Data in this exercise section start

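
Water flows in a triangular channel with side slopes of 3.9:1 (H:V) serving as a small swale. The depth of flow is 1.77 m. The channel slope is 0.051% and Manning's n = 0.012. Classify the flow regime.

subcritical

For a triangular section with side slope z = 3.9: A = zy² = 3.9×1.77² = 12.22 m²; P = 2y√(1+z²) = 2×1.77×4.026 = 14.25 m.
Hydraulic radius R = A/P = 12.22/14.25 = 0.8573 m.
V = (1/n) R^(2/3) √S = (1/0.012) × 0.8573^(2/3) × √0.00051 = 1.698 m/s. Hydraulic depth D_h = A/T = 12.22/13.81 = 0.885 m.
Froude number Fr = V/√(g·D_h) = 1.698/√(9.81×0.885) = 0.576, which is less than 1, so the flow is subcritical.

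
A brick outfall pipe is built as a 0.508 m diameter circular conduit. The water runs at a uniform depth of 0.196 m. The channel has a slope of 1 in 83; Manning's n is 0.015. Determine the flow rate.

For a circular section of diameter D = 0.508 m at depth y = 0.196 m, the central angle is θ = 2 arccos(1 − 2y/D) = 2.681 rad. Then A = (D²/8)(θ − sin θ) = 0.07214 m² and P = Dθ/2 = 0.6809 m.
Hydraulic radius R = A/P = 0.07214/0.6809 = 0.1059 m.
Manning's equation: Q = (1/n) A R^(2/3) S^(1/2) = (1/0.015) × 0.07214 × 0.1059^(2/3) × 0.01205^(1/2) = 0.118 m³/s.

Q = 0.118 m³/s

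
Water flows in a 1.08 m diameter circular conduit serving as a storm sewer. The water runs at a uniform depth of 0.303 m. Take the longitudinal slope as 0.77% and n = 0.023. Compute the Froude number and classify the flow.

For a circular section of diameter D = 1.08 m at depth y = 0.303 m, the central angle is θ = 2 arccos(1 − 2y/D) = 2.233 rad. Then A = (D²/8)(θ − sin θ) = 0.2106 m² and P = Dθ/2 = 1.206 m.
Hydraulic radius R = A/P = 0.2106/1.206 = 0.1746 m.
V = (1/n) R^(2/3) √S = (1/0.023) × 0.1746^(2/3) × √0.0077 = 1.192 m/s. Hydraulic depth D_h = A/T = 0.2106/0.9704 = 0.217 m.
Froude number Fr = V/√(g·D_h) = 1.192/√(9.81×0.217) = 0.817, which is less than 1, so the flow is subcritical.

subcritical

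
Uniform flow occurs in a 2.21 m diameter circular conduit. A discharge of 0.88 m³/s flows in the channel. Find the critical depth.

At critical depth, Q² T / (g A³) = 1, i.e. A³/T = Q²/g = 0.88²/9.81 = 0.07894.
Try y = 0.298 m: A³/T = 0.01956 — too small.
Try y = 0.489 m: A³/T = 0.1368 — too large.
Try y = 0.425 m: A³/T = 0.07902 — matches.

y_c = 0.425 m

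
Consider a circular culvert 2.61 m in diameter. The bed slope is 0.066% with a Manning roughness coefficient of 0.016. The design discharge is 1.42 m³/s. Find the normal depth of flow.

y_n = 0.831 m

Manning's equation rearranged: A R^(2/3) = nQ / (1·√S) = 0.016 × 1.42 / (√0.00066) = 0.8844.
At y = 0.971 m: A R^(2/3) = 1.187 — too large.
At y = 0.565 m: A R^(2/3) = 0.4135 — too small.
At y = 0.831 m: A R^(2/3) = 0.884 — matches.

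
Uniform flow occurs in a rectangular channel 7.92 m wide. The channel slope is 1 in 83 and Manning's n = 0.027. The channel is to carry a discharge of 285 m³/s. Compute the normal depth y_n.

y_n = 5.17 m

Manning's equation rearranged: A R^(2/3) = nQ / (1·√S) = 0.027 × 285 / (√0.01205) = 70.1.
Trying y = 3.6 m: A R^(2/3) = 43.52 — short.
Trying y = 5.82 m: A R^(2/3) = 81.63 — over.
Trying y = 5.17 m: A R^(2/3) = 70.15 — matches.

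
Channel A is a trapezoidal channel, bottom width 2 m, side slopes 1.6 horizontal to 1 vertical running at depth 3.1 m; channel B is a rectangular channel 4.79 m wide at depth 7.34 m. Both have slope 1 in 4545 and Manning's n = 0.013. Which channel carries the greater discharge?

Channel A: With bottom width b = 2 m and side slope z = 1.6: A = (b + zy)y = (2 + 1.6×3.1)×3.1 = 21.58 m²; P = b + 2y√(1+z²) = 2 + 2×3.1×1.887 = 13.7 m. Hydraulic radius R = A/P = 21.58/13.7 = 1.575 m. Q_A = (1/0.013)·21.58·1.575^(2/3)·√0.00022 = 33.33 m³/s.
Channel B: Flow area A = b·y = 4.79 × 7.34 = 35.16 m². Wetted perimeter P = b + 2y = 4.79 + 2×7.34 = 19.47 m. Hydraulic radius R = A/P = 35.16/19.47 = 1.806 m. Q_B = (1/0.013)·35.16·1.806^(2/3)·√0.00022 = 59.49 m³/s.
Q_A = 33.33 m³/s vs Q_B = 59.49 m³/s, so channel B carries more.

channel B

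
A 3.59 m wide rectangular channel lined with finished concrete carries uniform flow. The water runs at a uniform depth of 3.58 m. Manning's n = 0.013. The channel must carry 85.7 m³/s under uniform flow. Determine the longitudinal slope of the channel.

S = 0.00592

Flow area A = b·y = 3.59 × 3.58 = 12.85 m². Wetted perimeter P = b + 2y = 3.59 + 2×3.58 = 10.75 m.
Hydraulic radius R = A/P = 12.85/10.75 = 1.196 m.
From Manning's equation, S = [nQ / (1 A R^(2/3))]² = [0.013 × 85.7 / (1 × 12.85 × 1.196^(2/3))]² = 0.00592.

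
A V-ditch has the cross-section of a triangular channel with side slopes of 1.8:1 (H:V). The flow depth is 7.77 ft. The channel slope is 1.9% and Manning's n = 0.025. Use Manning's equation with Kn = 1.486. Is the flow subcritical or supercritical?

supercritical

For a triangular section with side slope z = 1.8: A = zy² = 1.8×7.77² = 108.7 ft²; P = 2y√(1+z²) = 2×7.77×2.059 = 32 ft.
Hydraulic radius R = A/P = 108.7/32 = 3.396 ft.
V = (1.486/n) R^(2/3) √S = (1.486/0.025) × 3.396^(2/3) × √0.019 = 18.51 ft/s. Hydraulic depth D_h = A/T = 108.7/27.97 = 3.885 ft.
Froude number Fr = V/√(g·D_h) = 18.51/√(32.2×3.885) = 1.66, which is greater than 1, so the flow is supercritical.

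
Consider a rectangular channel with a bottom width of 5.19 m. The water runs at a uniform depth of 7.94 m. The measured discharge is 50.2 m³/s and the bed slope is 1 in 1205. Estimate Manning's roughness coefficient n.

n = 0.037

Flow area A = b·y = 5.19 × 7.94 = 41.21 m². Wetted perimeter P = b + 2y = 5.19 + 2×7.94 = 21.07 m.
Hydraulic radius R = A/P = 41.21/21.07 = 1.956 m.
Rearranging Manning's equation: n = (1/Q) A R^(2/3) S^(1/2) = (1/50.2) × 41.21 × 1.956^(2/3) × √0.0008299 = 0.037.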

Data in this exercise section end

● What you will do:
Output all of the entries, exactly as they are written.

● Result of the task:
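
Water flows in a triangular channel with side slopes of 3.9:1 (H:V) serving as a small swale. The depth of flow is 1.77 m. The channel slope is 0.051% and Manning's n = 0.012. Classify the flow regime.

subcritical

For a triangular section with side slope z = 3.9: A = zy² = 3.9×1.77² = 12.22 m²; P = 2y√(1+z²) = 2×1.77×4.026 = 14.25 m.
Hydraulic radius R = A/P = 12.22/14.25 = 0.8573 m.
V = (1/n) R^(2/3) √S = (1/0.012) × 0.8573^(2/3) × √0.00051 = 1.698 m/s. Hydraulic depth D_h = A/T = 12.22/13.81 = 0.885 m.
Froude number Fr = V/√(g·D_h) = 1.698/√(9.81×0.885) = 0.576, which is less than 1, so the flow is subcritical.

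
A brick outfall pipe is built as a 0.508 m diameter circular conduit. The water runs at a uniform depth of 0.196 m. The channel has a slope of 1 in 83; Manning's n is 0.015. Determine the flow rate.

For a circular section of diameter D = 0.508 m at depth y = 0.196 m, the central angle is θ = 2 arccos(1 − 2y/D) = 2.681 rad. Then A = (D²/8)(θ − sin θ) = 0.07214 m² and P = Dθ/2 = 0.6809 m.
Hydraulic radius R = A/P = 0.07214/0.6809 = 0.1059 m.
Manning's equation: Q = (1/n) A R^(2/3) S^(1/2) = (1/0.015) × 0.07214 × 0.1059^(2/3) × 0.01205^(1/2) = 0.118 m³/s.

Q = 0.118 m³/s

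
Water flows in a 1.08 m diameter circular conduit serving as a storm sewer. The water runs at a uniform depth of 0.303 m. Take the longitudinal slope as 0.77% and n = 0.023. Compute the Froude number and classify the flow.

For a circular section of diameter D = 1.08 m at depth y = 0.303 m, the central angle is θ = 2 arccos(1 − 2y/D) = 2.233 rad. Then A = (D²/8)(θ − sin θ) = 0.2106 m² and P = Dθ/2 = 1.206 m.
Hydraulic radius R = A/P = 0.2106/1.206 = 0.1746 m.
V = (1/n) R^(2/3) √S = (1/0.023) × 0.1746^(2/3) × √0.0077 = 1.192 m/s. Hydraulic depth D_h = A/T = 0.2106/0.9704 = 0.217 m.
Froude number Fr = V/√(g·D_h) = 1.192/√(9.81×0.217) = 0.817, which is less than 1, so the flow is subcritical.

subcritical

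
Uniform flow occurs in a 2.21 m diameter circular conduit. A discharge of 0.88 m³/s flows in the channel. Find the critical depth.

At critical depth, Q² T / (g A³) = 1, i.e. A³/T = Q²/g = 0.88²/9.81 = 0.07894.
Try y = 0.298 m: A³/T = 0.01956 — too small.
Try y = 0.489 m: A³/T = 0.1368 — too large.
Try y = 0.425 m: A³/T = 0.07902 — matches.

y_c = 0.425 m

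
Consider a circular culvert 2.61 m in diameter. The bed slope is 0.066% with a Manning roughness coefficient of 0.016. The design discharge is 1.42 m³/s. Find the normal depth of flow.

y_n = 0.831 m

Manning's equation rearranged: A R^(2/3) = nQ / (1·√S) = 0.016 × 1.42 / (√0.00066) = 0.8844.
At y = 0.971 m: A R^(2/3) = 1.187 — too large.
At y = 0.565 m: A R^(2/3) = 0.4135 — too small.
At y = 0.831 m: A R^(2/3) = 0.884 — matches.

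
Uniform flow occurs in a rectangular channel 7.92 m wide. The channel slope is 1 in 83 and Manning's n = 0.027. The channel is to carry a discharge of 285 m³/s. Compute the normal depth y_n.

y_n = 5.17 m

Manning's equation rearranged: A R^(2/3) = nQ / (1·√S) = 0.027 × 285 / (√0.01205) = 70.1.
Trying y = 3.6 m: A R^(2/3) = 43.52 — short.
Trying y = 5.82 m: A R^(2/3) = 81.63 — over.
Trying y = 5.17 m: A R^(2/3) = 70.15 — matches.

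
Channel A is a trapezoidal channel, bottom width 2 m, side slopes 1.6 horizontal to 1 vertical running at depth 3.1 m; channel B is a rectangular channel 4.79 m wide at depth 7.34 m. Both have slope 1 in 4545 and Manning's n = 0.013. Which channel carries the greater discharge?

Channel A: With bottom width b = 2 m and side slope z = 1.6: A = (b + zy)y = (2 + 1.6×3.1)×3.1 = 21.58 m²; P = b + 2y√(1+z²) = 2 + 2×3.1×1.887 = 13.7 m. Hydraulic radius R = A/P = 21.58/13.7 = 1.575 m. Q_A = (1/0.013)·21.58·1.575^(2/3)·√0.00022 = 33.33 m³/s.
Channel B: Flow area A = b·y = 4.79 × 7.34 = 35.16 m². Wetted perimeter P = b + 2y = 4.79 + 2×7.34 = 19.47 m. Hydraulic radius R = A/P = 35.16/19.47 = 1.806 m. Q_B = (1/0.013)·35.16·1.806^(2/3)·√0.00022 = 59.49 m³/s.
Q_A = 33.33 m³/s vs Q_B = 59.49 m³/s, so channel B carries more.

channel B

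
A 3.59 m wide rectangular channel lined with finished concrete carries uniform flow. The water runs at a uniform depth of 3.58 m. Manning's n = 0.013. The channel must carry 85.7 m³/s under uniform flow. Determine the longitudinal slope of the channel.

S = 0.00592

Flow area A = b·y = 3.59 × 3.58 = 12.85 m². Wetted perimeter P = b + 2y = 3.59 + 2×3.58 = 10.75 m.
Hydraulic radius R = A/P = 12.85/10.75 = 1.196 m.
From Manning's equation, S = [nQ / (1 A R^(2/3))]² = [0.013 × 85.7 / (1 × 12.85 × 1.196^(2/3))]² = 0.00592.

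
A V-ditch has the cross-section of a triangular channel with side slopes of 1.8:1 (H:V). The flow depth is 7.77 ft. The channel slope is 1.9% and Manning's n = 0.025. Use Manning's equation with Kn = 1.486. Is the flow subcritical or supercritical?

supercritical

For a triangular section with side slope z = 1.8: A = zy² = 1.8×7.77² = 108.7 ft²; P = 2y√(1+z²) = 2×7.77×2.059 = 32 ft.
Hydraulic radius R = A/P = 108.7/32 = 3.396 ft.
V = (1.486/n) R^(2/3) √S = (1.486/0.025) × 3.396^(2/3) × √0.019 = 18.51 ft/s. Hydraulic depth D_h = A/T = 108.7/27.97 = 3.885 ft.
Froude number Fr = V/√(g·D_h) = 18.51/√(32.2×3.885) = 1.66, which is greater than 1, so the flow is supercritical.

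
Consider a rectangular channel with a bottom width of 5.19 m. The water runs at a uniform depth of 7.94 m. The measured discharge is 50.2 m³/s and the bed slope is 1 in 1205. Estimate Manning's roughness coefficient n.

n = 0.037

Flow area A = b·y = 5.19 × 7.94 = 41.21 m². Wetted perimeter P = b + 2y = 5.19 + 2×7.94 = 21.07 m.
Hydraulic radius R = A/P = 41.21/21.07 = 1.956 m.
Rearranging Manning's equation: n = (1/Q) A R^(2/3) S^(1/2) = (1/50.2) × 41.21 × 1.956^(2/3) × √0.0008299 = 0.037.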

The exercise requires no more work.